=== Data for the task ===

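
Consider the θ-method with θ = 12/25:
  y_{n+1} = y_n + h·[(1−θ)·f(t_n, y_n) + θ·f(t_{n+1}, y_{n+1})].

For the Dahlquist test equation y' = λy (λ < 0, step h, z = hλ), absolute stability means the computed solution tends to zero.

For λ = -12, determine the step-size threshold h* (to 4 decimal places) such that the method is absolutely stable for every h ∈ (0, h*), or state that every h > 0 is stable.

Test eqn y'=λy, z=hλ:
  y_{n+1} = y_n + z·[13/25·y_n + 12/25·y_{n+1}] ⇒ (1 − 12/25z)y_{n+1} = (1 + 13/25z)y_n
  R(z) = (1 + 13/25z)/(1 − 12/25z).

Need |R(x)|<1, x<0.
x=-1.4: |R|=0.1627
R=−1: 1+13/25x = −1+12/25x ⇒ -1/25x=2 ⇒ x=2/(-1/25)=-50.0000
Confirm numerically:
  x=-39.050: |R|=0.97782 <1
  x=-32.138: |R|=0.95650 <1
  x=-27.199: |R|=0.93511 <1
  x=-21.475: |R|=0.89910 <1
  x=-50.440: |R|=1.00070 >1
  x=-50.046: |R|=1.00007 >1
Interval (-50.0000, 0).

(-50.0000,0); λ=-12 ⇒ h* = (50)/12 = 4.1667.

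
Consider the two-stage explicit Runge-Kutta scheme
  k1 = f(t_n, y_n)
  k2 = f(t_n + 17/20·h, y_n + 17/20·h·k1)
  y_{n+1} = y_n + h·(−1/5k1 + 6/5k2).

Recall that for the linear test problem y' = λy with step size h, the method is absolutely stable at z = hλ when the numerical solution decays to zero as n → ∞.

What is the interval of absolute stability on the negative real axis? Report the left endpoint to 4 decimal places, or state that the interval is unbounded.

(-0.9804, 0).

Set f=λy, z=hλ:
  k1=λy_n ⇒ h·k1=z·y_n;  k2=λ(1+17/20z)y_n ⇒ h·k2=z(1+17/20z)y_n
  y_{n+1}/y_n = 1 − 1/5z + 6/5z(1+17/20z) = 1 + z + 51/50z²
  Hence R(z) = 1 + z + 51/50z².

Need |R(x)|<1, x<0.
x=-0.95: |R|=0.9706
R=1: x+51/50x²=0 ⇒ x=−50/51=-0.9804; min R=1−1/(4·51/50)=0.7549>−1
Confirm numerically:
  x=-0.734: |R|=0.81553 <1
  x=-0.623: |R|=0.77289 <1
  x=-0.441: |R|=0.75737 <1
  x=-1.544: |R|=1.88761 >1
  x=-1.152: |R|=1.20165 >1
So |R|<1 on (-0.9804, 0).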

===

_The problem_
Write out all the records above one more time, exactly.

_Solution for this problem_
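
Consider the θ-method with θ = 12/25:
  y_{n+1} = y_n + h·[(1−θ)·f(t_n, y_n) + θ·f(t_{n+1}, y_{n+1})].

For the Dahlquist test equation y' = λy (λ < 0, step h, z = hλ), absolute stability means the computed solution tends to zero.

For λ = -12, determine the step-size threshold h* (to 4 decimal places) such that the method is absolutely stable for every h ∈ (0, h*), or state that every h > 0 is stable.

Test eqn y'=λy, z=hλ:
  y_{n+1} = y_n + z·[13/25·y_n + 12/25·y_{n+1}] ⇒ (1 − 12/25z)y_{n+1} = (1 + 13/25z)y_n
  R(z) = (1 + 13/25z)/(1 − 12/25z).

Need |R(x)|<1, x<0.
x=-1.4: |R|=0.1627
R=−1: 1+13/25x = −1+12/25x ⇒ -1/25x=2 ⇒ x=2/(-1/25)=-50.0000
Confirm numerically:
  x=-39.050: |R|=0.97782 <1
  x=-32.138: |R|=0.95650 <1
  x=-27.199: |R|=0.93511 <1
  x=-21.475: |R|=0.89910 <1
  x=-50.440: |R|=1.00070 >1
  x=-50.046: |R|=1.00007 >1
Interval (-50.0000, 0).

(-50.0000,0); λ=-12 ⇒ h* = (50)/12 = 4.1667.

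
Consider the two-stage explicit Runge-Kutta scheme
  k1 = f(t_n, y_n)
  k2 = f(t_n + 17/20·h, y_n + 17/20·h·k1)
  y_{n+1} = y_n + h·(−1/5k1 + 6/5k2).

Recall that for the linear test problem y' = λy with step size h, the method is absolutely stable at z = hλ when the numerical solution decays to zero as n → ∞.

What is the interval of absolute stability on the negative real axis? Report the left endpoint to 4 decimal places, or state that the interval is unbounded.

(-0.9804, 0).

Set f=λy, z=hλ:
  k1=λy_n ⇒ h·k1=z·y_n;  k2=λ(1+17/20z)y_n ⇒ h·k2=z(1+17/20z)y_n
  y_{n+1}/y_n = 1 − 1/5z + 6/5z(1+17/20z) = 1 + z + 51/50z²
  Hence R(z) = 1 + z + 51/50z².

Need |R(x)|<1, x<0.
x=-0.95: |R|=0.9706
R=1: x+51/50x²=0 ⇒ x=−50/51=-0.9804; min R=1−1/(4·51/50)=0.7549>−1
Confirm numerically:
  x=-0.734: |R|=0.81553 <1
  x=-0.623: |R|=0.77289 <1
  x=-0.441: |R|=0.75737 <1
  x=-1.544: |R|=1.88761 >1
  x=-1.152: |R|=1.20165 >1
So |R|<1 on (-0.9804, 0).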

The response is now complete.